**ACTIVITY**
Give again, word for word, every line in the entries below from the line with "2.88 | 0.017 |" up to and including the line with "6.8 | 0.25 |", and no other line.

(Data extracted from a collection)
- - -
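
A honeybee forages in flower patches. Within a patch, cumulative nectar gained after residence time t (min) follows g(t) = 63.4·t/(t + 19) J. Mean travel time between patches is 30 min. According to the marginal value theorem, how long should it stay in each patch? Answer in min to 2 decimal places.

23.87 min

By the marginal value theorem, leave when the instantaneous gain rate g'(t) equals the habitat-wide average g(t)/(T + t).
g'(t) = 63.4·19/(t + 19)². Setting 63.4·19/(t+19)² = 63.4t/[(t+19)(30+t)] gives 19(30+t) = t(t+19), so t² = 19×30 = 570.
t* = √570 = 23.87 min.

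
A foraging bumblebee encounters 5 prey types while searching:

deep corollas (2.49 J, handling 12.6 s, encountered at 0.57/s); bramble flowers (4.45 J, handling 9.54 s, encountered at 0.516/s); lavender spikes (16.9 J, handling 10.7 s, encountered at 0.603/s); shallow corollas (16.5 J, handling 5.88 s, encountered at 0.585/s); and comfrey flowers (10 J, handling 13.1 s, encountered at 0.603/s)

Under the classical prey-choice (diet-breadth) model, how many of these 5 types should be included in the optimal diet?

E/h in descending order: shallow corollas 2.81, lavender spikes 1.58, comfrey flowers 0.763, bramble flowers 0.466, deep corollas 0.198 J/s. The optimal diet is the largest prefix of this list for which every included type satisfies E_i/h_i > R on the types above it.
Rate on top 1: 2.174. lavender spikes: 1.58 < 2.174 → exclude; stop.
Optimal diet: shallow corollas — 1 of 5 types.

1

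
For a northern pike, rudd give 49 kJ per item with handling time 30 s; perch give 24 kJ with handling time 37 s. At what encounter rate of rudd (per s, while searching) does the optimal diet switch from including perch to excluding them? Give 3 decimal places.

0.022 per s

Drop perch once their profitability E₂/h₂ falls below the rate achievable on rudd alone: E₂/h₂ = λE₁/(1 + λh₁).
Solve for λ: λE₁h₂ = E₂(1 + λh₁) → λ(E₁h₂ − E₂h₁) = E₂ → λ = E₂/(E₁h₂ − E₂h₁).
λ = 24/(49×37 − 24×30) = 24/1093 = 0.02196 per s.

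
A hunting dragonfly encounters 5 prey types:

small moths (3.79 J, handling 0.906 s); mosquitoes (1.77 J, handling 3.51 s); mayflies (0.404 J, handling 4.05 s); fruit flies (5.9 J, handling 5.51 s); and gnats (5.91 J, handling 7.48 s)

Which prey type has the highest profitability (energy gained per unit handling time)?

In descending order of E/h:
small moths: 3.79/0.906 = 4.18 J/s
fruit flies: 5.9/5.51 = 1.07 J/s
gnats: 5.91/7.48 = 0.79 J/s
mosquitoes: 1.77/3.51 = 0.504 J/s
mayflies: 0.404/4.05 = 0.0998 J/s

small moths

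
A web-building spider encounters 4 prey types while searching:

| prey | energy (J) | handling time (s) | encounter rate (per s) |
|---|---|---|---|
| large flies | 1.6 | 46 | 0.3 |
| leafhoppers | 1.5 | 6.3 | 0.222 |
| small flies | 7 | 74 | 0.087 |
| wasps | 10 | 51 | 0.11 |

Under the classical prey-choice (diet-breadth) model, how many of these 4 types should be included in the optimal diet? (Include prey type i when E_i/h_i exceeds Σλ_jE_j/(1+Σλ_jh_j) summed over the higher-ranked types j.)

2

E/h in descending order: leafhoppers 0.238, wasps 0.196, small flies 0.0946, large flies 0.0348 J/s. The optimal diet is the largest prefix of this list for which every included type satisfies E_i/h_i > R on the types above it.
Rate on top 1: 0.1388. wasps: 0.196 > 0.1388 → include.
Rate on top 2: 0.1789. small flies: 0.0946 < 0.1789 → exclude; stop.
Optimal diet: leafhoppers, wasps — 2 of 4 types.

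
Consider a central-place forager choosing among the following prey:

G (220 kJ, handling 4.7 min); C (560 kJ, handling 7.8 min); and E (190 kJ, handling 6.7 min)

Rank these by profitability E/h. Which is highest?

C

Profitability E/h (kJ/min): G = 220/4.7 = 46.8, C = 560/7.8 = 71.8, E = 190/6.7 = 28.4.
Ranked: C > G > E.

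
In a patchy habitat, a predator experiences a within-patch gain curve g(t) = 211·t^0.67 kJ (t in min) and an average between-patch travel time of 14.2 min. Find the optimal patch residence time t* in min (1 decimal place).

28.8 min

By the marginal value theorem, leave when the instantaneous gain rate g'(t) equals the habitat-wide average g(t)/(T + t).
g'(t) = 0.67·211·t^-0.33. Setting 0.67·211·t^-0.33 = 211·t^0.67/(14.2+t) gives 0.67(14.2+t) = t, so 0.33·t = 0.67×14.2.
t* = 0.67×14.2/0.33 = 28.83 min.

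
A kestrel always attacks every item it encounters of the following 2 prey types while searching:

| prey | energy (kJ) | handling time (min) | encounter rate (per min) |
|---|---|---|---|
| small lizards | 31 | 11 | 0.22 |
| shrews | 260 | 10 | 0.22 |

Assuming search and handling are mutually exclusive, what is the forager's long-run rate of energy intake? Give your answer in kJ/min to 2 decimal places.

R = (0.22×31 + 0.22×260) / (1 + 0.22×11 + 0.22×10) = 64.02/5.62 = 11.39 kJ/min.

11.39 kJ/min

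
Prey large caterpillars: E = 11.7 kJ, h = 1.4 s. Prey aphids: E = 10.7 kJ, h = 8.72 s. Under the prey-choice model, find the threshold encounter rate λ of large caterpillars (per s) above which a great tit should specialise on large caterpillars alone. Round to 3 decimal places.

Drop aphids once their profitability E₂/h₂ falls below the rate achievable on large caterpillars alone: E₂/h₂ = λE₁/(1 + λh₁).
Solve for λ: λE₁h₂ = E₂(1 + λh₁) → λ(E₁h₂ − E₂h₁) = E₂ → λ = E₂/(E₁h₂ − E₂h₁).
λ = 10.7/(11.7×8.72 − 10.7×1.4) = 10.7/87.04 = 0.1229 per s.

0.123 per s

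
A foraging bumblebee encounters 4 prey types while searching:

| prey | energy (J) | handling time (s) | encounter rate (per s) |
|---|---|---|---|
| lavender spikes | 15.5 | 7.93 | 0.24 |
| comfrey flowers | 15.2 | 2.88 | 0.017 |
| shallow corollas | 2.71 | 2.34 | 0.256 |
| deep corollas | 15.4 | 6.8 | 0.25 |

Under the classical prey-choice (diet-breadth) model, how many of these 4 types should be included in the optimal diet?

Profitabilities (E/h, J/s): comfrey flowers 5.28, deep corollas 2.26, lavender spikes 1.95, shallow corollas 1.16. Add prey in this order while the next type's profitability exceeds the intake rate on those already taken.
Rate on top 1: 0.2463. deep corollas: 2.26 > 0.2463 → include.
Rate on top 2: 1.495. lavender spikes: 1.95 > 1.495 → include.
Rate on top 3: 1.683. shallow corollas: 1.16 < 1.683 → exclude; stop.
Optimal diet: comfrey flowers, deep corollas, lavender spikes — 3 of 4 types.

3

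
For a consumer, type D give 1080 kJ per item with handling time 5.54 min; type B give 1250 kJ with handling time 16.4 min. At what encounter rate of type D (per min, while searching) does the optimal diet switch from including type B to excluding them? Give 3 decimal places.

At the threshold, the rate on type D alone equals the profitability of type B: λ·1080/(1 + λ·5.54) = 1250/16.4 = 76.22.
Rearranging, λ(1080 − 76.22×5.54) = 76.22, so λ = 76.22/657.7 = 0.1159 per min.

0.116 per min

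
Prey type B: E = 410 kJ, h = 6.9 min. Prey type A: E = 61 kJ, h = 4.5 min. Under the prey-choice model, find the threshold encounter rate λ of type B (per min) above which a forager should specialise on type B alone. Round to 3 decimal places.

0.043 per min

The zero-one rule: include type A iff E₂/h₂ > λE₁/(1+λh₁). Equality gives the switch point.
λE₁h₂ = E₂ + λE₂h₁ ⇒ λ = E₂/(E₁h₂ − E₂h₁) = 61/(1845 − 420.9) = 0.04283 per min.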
- - -
**EXERCISE RESPONSE**
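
| comfrey flowers | 15.2 | 2.88 | 0.017 |
| shallow corollas | 2.71 | 2.34 | 0.256 |
| deep corollas | 15.4 | 6.8 | 0.25 |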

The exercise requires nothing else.